- [TASK DIRECTIONS]: Give back every entry in full, exactly as it reads.

- [INPUT RECORDS]:
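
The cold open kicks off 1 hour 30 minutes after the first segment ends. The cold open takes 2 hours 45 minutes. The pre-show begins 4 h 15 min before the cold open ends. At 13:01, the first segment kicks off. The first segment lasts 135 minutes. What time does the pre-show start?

The first segment ends at 13:01 + 135 min = 15:16.
The cold open starts at 15:16 + 90 min = 16:46.
The cold open ends at 16:46 + 165 min = 19:31.
The pre-show starts at 19:31 − 255 min = 15:16.

15:16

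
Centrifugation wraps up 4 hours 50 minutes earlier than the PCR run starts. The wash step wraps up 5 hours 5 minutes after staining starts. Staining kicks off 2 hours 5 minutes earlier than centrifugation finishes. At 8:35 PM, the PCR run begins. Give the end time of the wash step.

Centrifugation ends at 8:35 PM − 290 min = 3:45 PM.
Staining starts at 3:45 PM − 125 min = 1:40 PM.
The wash step ends at 1:40 PM + 305 min = 6:45 PM.

6:45 PM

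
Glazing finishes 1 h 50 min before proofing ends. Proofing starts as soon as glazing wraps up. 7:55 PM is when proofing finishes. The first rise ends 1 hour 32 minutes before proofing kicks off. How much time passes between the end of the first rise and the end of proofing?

Glazing ends at 7:55 PM − 110 min = 6:05 PM.
So proofing starts at 6:05 PM.
The first rise ends at 6:05 PM − 92 min = 4:33 PM.
From 4:33 PM to 7:55 PM is 3 h 22 min.

3 h 22 min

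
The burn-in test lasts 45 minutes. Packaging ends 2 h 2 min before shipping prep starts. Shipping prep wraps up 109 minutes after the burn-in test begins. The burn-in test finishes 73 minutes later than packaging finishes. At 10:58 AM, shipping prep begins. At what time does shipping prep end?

Packaging ends at 10:58 AM − 122 min = 8:56 AM.
The burn-in test ends at 8:56 AM + 73 min = 10:09 AM.
The burn-in test starts at 10:09 AM − 45 min = 9:24 AM.
Shipping prep ends at 9:24 AM + 109 min = 11:13 AM.

11:13 AM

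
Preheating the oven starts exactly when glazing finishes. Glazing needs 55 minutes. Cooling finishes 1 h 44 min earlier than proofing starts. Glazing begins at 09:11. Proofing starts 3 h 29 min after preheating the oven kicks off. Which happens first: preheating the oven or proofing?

Glazing ends at 09:11 + 55 min = 10:06.
So preheating the oven starts at 10:06.
Proofing starts at 10:06 + 209 min = 13:35.
Preheating the oven starts at 10:06 and proofing starts at 13:35, so preheating the oven is first.

preheating the oven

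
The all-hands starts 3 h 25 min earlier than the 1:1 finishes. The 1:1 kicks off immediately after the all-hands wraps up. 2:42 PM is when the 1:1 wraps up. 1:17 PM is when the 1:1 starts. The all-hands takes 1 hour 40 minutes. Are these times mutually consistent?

The all-hands starts at 2:42 PM − 205 min = 11:17 AM.
The all-hands ends at 11:17 AM + 100 min = 12:57 PM.
So the 1:1 starts at 12:57 PM.
But the 1:1 is also said to start at 1:17 PM — a 20-minute conflict.

No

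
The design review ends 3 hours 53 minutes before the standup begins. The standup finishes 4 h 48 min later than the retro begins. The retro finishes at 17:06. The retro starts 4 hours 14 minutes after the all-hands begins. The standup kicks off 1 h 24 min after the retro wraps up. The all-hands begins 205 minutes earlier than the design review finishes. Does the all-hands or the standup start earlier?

the all-hands

The standup starts at 17:06 + 84 min = 18:30.
The design review ends at 18:30 − 233 min = 14:37.
The all-hands starts at 14:37 − 205 min = 11:12.
The all-hands starts at 11:12 and the standup starts at 18:30, so the all-hands is first.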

- [WRITTEN RESPONSE]:
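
The cold open kicks off 1 hour 30 minutes after the first segment ends. The cold open takes 2 hours 45 minutes. The pre-show begins 4 h 15 min before the cold open ends. At 13:01, the first segment kicks off. The first segment lasts 135 minutes. What time does the pre-show start?

The first segment ends at 13:01 + 135 min = 15:16.
The cold open starts at 15:16 + 90 min = 16:46.
The cold open ends at 16:46 + 165 min = 19:31.
The pre-show starts at 19:31 − 255 min = 15:16.

15:16

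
Centrifugation wraps up 4 hours 50 minutes earlier than the PCR run starts. The wash step wraps up 5 hours 5 minutes after staining starts. Staining kicks off 2 hours 5 minutes earlier than centrifugation finishes. At 8:35 PM, the PCR run begins. Give the end time of the wash step.

Centrifugation ends at 8:35 PM − 290 min = 3:45 PM.
Staining starts at 3:45 PM − 125 min = 1:40 PM.
The wash step ends at 1:40 PM + 305 min = 6:45 PM.

6:45 PM

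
Glazing finishes 1 h 50 min before proofing ends. Proofing starts as soon as glazing wraps up. 7:55 PM is when proofing finishes. The first rise ends 1 hour 32 minutes before proofing kicks off. How much time passes between the end of the first rise and the end of proofing?

Glazing ends at 7:55 PM − 110 min = 6:05 PM.
So proofing starts at 6:05 PM.
The first rise ends at 6:05 PM − 92 min = 4:33 PM.
From 4:33 PM to 7:55 PM is 3 h 22 min.

3 h 22 min

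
The burn-in test lasts 45 minutes. Packaging ends 2 h 2 min before shipping prep starts. Shipping prep wraps up 109 minutes after the burn-in test begins. The burn-in test finishes 73 minutes later than packaging finishes. At 10:58 AM, shipping prep begins. At what time does shipping prep end?

Packaging ends at 10:58 AM − 122 min = 8:56 AM.
The burn-in test ends at 8:56 AM + 73 min = 10:09 AM.
The burn-in test starts at 10:09 AM − 45 min = 9:24 AM.
Shipping prep ends at 9:24 AM + 109 min = 11:13 AM.

11:13 AM

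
Preheating the oven starts exactly when glazing finishes. Glazing needs 55 minutes. Cooling finishes 1 h 44 min earlier than proofing starts. Glazing begins at 09:11. Proofing starts 3 h 29 min after preheating the oven kicks off. Which happens first: preheating the oven or proofing?

Glazing ends at 09:11 + 55 min = 10:06.
So preheating the oven starts at 10:06.
Proofing starts at 10:06 + 209 min = 13:35.
Preheating the oven starts at 10:06 and proofing starts at 13:35, so preheating the oven is first.

preheating the oven

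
The all-hands starts 3 h 25 min earlier than the 1:1 finishes. The 1:1 kicks off immediately after the all-hands wraps up. 2:42 PM is when the 1:1 wraps up. 1:17 PM is when the 1:1 starts. The all-hands takes 1 hour 40 minutes. Are these times mutually consistent?

The all-hands starts at 2:42 PM − 205 min = 11:17 AM.
The all-hands ends at 11:17 AM + 100 min = 12:57 PM.
So the 1:1 starts at 12:57 PM.
But the 1:1 is also said to start at 1:17 PM — a 20-minute conflict.

No

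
The design review ends 3 hours 53 minutes before the standup begins. The standup finishes 4 h 48 min later than the retro begins. The retro finishes at 17:06. The retro starts 4 hours 14 minutes after the all-hands begins. The standup kicks off 1 h 24 min after the retro wraps up. The all-hands begins 205 minutes earlier than the design review finishes. Does the all-hands or the standup start earlier?

the all-hands

The standup starts at 17:06 + 84 min = 18:30.
The design review ends at 18:30 − 233 min = 14:37.
The all-hands starts at 14:37 − 205 min = 11:12.
The all-hands starts at 11:12 and the standup starts at 18:30, so the all-hands is first.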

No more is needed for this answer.